TASK INSTRUCTIONS: For the entries below, say how many lines hold the word "recorded", with the number as the only reply.

INFORMATION PROVIDED:
---------------

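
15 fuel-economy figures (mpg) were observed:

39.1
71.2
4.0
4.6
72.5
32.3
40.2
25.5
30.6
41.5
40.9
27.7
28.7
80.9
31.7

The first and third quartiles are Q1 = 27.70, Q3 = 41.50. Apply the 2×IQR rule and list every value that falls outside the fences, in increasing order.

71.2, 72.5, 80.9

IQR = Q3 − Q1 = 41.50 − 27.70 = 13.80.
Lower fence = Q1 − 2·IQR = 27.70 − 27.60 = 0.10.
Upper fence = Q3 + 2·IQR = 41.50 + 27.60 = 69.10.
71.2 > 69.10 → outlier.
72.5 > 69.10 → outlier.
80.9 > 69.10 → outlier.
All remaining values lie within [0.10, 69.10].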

---------------

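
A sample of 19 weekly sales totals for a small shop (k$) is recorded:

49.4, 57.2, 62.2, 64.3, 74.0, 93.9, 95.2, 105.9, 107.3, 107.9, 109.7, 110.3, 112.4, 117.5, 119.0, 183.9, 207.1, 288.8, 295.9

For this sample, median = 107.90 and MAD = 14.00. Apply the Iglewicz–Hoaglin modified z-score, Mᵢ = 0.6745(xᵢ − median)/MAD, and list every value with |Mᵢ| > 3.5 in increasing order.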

---------------

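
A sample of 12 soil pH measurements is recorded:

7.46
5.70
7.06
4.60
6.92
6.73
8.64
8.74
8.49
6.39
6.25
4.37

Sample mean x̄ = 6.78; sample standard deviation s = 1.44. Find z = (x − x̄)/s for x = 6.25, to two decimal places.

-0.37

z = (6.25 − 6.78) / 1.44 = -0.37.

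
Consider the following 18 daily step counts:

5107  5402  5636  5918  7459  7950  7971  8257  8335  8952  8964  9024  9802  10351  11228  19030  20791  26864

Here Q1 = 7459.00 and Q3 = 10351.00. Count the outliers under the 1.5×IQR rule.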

---------------

ANSWER TO THIS TASK: 2